▸ WORK REQUEST: Find the line with "Here is a CFG that needs normalizing. Rewrite" in the entries below, then reproduce it and every line after it down to and including the line with "A1 -> x | S z", exactly.

═══

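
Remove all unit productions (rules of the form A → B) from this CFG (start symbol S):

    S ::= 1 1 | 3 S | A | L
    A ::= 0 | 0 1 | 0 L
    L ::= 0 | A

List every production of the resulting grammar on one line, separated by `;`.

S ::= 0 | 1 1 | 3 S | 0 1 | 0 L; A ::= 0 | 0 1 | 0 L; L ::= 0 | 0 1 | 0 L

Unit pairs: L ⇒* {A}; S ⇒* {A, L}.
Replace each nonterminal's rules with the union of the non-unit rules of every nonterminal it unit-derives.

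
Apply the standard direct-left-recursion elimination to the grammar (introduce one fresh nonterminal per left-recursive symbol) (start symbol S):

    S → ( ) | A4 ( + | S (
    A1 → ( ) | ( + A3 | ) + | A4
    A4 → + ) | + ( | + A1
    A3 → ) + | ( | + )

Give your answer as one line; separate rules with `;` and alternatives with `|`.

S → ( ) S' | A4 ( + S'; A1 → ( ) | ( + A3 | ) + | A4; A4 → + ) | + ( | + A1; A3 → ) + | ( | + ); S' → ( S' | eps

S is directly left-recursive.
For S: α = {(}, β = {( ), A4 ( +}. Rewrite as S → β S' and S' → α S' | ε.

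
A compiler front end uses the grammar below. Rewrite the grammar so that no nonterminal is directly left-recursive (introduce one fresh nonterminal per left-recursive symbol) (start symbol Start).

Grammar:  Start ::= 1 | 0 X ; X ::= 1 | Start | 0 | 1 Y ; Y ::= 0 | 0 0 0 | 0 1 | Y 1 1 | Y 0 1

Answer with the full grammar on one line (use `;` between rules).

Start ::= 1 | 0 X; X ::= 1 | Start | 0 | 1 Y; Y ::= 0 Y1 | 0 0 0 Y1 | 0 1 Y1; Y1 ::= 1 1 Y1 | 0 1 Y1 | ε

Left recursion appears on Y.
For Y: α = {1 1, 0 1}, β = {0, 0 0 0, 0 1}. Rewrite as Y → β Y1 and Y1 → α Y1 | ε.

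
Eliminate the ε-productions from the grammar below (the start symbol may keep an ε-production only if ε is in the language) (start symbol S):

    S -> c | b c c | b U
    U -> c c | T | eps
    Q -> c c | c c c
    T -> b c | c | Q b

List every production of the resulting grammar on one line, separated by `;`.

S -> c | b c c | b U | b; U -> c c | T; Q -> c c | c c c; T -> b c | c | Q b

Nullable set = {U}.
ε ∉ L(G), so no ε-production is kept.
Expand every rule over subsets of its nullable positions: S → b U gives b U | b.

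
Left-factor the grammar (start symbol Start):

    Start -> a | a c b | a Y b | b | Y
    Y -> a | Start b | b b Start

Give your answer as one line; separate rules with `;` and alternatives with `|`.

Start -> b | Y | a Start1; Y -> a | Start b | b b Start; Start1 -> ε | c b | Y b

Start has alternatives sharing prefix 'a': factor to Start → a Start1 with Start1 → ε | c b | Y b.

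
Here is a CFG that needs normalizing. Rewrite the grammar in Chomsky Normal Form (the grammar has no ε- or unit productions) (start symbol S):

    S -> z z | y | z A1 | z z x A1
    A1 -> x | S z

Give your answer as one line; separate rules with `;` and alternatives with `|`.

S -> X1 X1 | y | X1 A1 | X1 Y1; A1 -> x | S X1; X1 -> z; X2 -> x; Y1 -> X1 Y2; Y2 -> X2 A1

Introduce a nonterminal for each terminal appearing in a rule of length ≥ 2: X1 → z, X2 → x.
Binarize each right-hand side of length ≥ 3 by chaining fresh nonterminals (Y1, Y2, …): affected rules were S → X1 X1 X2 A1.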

═══

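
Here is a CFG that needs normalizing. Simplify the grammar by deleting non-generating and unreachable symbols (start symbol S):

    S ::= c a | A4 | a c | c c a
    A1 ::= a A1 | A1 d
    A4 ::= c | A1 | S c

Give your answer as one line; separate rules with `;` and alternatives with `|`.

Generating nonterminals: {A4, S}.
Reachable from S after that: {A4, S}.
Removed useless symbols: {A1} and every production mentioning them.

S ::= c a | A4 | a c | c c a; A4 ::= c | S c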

═══

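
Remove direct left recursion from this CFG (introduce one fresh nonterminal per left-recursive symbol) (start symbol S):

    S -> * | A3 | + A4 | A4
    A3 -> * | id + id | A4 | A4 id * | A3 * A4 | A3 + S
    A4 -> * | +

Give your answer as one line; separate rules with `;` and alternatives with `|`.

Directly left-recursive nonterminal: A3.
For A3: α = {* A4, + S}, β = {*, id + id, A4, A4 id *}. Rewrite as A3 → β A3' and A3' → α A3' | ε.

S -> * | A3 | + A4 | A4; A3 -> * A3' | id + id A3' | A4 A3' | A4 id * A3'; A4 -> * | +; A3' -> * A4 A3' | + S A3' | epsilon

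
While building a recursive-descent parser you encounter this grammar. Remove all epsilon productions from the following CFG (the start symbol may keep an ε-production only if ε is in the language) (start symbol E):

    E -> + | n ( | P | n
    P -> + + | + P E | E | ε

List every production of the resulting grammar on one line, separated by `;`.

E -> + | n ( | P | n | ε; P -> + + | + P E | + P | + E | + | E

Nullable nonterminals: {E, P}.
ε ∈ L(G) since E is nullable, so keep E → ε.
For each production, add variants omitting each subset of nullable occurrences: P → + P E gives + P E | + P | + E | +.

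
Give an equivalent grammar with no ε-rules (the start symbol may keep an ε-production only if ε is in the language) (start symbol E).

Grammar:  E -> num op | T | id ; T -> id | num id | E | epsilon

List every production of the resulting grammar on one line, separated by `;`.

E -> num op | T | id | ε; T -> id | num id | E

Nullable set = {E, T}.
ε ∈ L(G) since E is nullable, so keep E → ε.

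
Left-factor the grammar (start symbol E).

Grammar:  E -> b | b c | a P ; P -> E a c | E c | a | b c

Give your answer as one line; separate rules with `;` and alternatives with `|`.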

═══

▸ RESPONSE TO THE EXERCISE:
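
Here is a CFG that needs normalizing. Rewrite the grammar in Chomsky Normal Form (the grammar has no ε- or unit productions) (start symbol S):

    S -> z z | y | z A1 | z z x A1
    A1 -> x | S z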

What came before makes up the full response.